#### ACTIVITY
Look through the records that follow. Copy every line containing the word "nums".

■ ■ ■ ■ ■

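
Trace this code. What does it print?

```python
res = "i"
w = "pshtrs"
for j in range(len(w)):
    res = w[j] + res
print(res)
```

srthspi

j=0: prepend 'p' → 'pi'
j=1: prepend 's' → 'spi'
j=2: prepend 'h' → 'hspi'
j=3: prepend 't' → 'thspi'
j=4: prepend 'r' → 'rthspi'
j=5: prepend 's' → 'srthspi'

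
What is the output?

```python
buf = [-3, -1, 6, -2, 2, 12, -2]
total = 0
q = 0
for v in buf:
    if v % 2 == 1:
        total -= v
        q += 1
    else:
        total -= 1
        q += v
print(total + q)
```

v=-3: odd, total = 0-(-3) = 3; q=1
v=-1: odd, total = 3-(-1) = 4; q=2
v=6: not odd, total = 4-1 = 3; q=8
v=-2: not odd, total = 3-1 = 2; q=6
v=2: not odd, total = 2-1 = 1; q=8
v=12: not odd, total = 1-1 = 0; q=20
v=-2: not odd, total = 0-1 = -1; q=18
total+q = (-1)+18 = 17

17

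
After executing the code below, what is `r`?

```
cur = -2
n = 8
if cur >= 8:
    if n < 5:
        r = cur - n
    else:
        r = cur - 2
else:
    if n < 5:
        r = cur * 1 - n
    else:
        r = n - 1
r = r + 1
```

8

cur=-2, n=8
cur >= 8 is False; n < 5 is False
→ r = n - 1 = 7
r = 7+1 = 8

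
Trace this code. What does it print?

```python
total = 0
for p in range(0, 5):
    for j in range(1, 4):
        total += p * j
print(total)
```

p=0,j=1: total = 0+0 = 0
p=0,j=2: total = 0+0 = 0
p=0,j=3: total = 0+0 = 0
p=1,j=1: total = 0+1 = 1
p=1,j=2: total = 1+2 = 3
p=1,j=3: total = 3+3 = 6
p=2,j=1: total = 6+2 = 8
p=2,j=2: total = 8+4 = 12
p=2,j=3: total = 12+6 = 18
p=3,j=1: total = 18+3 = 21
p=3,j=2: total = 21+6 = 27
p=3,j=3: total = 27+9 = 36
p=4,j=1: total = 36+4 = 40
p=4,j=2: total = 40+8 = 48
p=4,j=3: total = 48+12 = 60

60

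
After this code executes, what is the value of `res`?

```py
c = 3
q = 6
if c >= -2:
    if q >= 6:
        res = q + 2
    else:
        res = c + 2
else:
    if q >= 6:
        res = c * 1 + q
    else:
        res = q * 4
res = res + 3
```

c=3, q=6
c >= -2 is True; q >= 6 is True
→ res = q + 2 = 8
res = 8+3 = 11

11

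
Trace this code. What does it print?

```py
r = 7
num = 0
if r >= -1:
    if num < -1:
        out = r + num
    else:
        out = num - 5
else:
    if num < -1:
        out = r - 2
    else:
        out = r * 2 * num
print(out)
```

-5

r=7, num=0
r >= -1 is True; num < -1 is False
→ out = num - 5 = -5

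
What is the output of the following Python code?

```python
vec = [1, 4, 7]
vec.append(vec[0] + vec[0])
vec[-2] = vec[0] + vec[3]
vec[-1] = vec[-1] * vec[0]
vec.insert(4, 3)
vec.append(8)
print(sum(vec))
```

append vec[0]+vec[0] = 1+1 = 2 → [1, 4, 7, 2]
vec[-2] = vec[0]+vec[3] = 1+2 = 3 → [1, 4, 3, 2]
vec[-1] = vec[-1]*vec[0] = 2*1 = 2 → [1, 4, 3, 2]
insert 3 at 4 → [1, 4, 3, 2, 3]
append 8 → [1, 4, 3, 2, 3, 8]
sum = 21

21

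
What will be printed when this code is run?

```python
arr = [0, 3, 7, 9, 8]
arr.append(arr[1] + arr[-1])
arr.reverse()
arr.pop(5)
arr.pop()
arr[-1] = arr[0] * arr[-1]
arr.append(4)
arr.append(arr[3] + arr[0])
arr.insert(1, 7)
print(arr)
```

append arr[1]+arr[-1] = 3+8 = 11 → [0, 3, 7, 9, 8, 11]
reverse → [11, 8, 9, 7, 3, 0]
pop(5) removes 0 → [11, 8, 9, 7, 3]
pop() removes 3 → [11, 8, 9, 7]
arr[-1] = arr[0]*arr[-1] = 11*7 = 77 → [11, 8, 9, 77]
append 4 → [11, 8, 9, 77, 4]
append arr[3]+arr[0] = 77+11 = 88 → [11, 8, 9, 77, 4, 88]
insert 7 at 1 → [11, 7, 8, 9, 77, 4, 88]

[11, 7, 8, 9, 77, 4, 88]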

■ ■ ■ ■ ■

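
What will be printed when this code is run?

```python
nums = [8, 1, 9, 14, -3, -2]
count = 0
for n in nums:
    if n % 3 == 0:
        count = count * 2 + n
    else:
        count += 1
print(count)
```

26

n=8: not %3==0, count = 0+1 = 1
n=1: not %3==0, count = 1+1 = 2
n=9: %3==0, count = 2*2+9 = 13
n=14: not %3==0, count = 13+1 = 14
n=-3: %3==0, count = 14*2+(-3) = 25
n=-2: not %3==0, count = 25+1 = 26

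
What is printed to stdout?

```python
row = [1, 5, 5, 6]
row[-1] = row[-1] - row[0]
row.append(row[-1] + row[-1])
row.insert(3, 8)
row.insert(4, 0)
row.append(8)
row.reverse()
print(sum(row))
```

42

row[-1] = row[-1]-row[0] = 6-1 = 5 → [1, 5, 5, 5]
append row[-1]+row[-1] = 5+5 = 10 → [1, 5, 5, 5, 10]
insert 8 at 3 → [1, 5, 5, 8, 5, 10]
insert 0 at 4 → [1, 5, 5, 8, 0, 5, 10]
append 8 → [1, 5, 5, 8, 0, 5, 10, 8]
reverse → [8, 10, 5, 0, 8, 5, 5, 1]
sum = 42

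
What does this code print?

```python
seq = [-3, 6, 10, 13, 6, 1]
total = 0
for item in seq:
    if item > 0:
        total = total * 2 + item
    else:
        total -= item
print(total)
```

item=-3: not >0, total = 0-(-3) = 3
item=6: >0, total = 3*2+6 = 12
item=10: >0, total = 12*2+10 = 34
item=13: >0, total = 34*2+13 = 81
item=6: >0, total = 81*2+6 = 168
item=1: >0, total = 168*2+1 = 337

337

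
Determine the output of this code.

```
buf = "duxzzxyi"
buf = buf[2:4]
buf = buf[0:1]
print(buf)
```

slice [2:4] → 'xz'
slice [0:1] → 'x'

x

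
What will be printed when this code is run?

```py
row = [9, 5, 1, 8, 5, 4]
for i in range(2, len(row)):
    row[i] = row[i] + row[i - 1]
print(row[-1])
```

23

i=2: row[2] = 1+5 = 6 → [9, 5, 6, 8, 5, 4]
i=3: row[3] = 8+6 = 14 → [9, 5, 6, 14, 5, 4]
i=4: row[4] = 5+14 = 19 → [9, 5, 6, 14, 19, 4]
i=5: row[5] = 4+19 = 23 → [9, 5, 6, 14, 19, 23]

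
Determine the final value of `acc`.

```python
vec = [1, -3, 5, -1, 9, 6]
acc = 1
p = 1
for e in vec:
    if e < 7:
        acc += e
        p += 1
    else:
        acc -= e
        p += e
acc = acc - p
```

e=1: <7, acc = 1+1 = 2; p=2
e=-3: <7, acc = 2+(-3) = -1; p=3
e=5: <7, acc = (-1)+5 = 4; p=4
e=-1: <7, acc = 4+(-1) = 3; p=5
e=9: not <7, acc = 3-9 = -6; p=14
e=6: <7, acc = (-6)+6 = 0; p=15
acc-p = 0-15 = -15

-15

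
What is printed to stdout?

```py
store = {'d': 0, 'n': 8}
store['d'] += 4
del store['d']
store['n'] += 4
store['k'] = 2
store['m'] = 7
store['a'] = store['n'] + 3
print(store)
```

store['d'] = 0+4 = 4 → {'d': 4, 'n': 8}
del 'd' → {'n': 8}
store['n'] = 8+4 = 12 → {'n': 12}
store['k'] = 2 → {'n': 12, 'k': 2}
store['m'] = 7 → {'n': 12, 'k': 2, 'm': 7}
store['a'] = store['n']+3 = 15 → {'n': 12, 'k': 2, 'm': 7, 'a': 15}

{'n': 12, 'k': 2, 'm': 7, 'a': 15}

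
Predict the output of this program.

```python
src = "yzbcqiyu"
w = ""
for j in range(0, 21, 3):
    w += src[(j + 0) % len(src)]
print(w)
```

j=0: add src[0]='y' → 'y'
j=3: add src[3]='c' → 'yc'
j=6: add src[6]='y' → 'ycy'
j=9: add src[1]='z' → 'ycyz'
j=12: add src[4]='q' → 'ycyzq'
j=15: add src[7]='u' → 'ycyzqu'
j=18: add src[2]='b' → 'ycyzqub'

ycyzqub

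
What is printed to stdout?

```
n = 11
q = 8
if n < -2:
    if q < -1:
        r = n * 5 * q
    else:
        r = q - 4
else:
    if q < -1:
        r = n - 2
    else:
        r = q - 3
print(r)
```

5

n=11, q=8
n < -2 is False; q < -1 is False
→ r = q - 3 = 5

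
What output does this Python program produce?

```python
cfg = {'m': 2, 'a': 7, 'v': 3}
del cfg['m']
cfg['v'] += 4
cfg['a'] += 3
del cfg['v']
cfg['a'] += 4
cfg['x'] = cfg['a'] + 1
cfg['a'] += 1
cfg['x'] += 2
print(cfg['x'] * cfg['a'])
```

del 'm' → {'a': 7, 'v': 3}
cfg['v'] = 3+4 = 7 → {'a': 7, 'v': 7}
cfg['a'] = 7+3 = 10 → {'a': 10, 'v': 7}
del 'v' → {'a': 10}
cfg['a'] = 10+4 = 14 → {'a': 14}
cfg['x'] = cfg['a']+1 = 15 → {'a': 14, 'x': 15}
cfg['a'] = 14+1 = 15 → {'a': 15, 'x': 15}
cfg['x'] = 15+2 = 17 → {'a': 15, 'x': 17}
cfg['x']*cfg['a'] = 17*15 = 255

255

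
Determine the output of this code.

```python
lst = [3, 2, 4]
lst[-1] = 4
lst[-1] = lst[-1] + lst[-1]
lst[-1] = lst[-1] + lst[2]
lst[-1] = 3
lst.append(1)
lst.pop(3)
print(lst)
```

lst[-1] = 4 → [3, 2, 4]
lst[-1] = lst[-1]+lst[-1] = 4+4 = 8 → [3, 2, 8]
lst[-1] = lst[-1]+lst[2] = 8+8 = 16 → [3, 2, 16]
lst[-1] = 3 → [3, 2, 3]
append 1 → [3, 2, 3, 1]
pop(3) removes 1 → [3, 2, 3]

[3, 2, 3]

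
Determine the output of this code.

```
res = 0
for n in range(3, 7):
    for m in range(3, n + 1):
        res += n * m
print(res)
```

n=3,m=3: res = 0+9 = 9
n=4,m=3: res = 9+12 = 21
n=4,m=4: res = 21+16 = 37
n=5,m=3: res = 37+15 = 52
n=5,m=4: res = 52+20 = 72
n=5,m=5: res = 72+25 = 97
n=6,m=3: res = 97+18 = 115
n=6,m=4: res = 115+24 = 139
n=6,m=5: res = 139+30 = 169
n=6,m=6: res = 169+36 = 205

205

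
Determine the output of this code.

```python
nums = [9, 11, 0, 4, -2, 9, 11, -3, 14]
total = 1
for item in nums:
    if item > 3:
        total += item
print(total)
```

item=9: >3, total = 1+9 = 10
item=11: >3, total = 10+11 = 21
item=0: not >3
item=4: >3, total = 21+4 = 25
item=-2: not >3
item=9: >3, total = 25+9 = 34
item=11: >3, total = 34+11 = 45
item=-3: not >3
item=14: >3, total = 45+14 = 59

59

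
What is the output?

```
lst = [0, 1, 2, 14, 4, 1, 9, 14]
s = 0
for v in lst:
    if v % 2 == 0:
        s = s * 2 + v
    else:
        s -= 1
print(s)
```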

■ ■ ■ ■ ■

#### TASK RESPONSE
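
nums = [8, 1, 9, 14, -3, -2]
for n in nums:
nums = [9, 11, 0, 4, -2, 9, 11, -3, 14]
for item in nums: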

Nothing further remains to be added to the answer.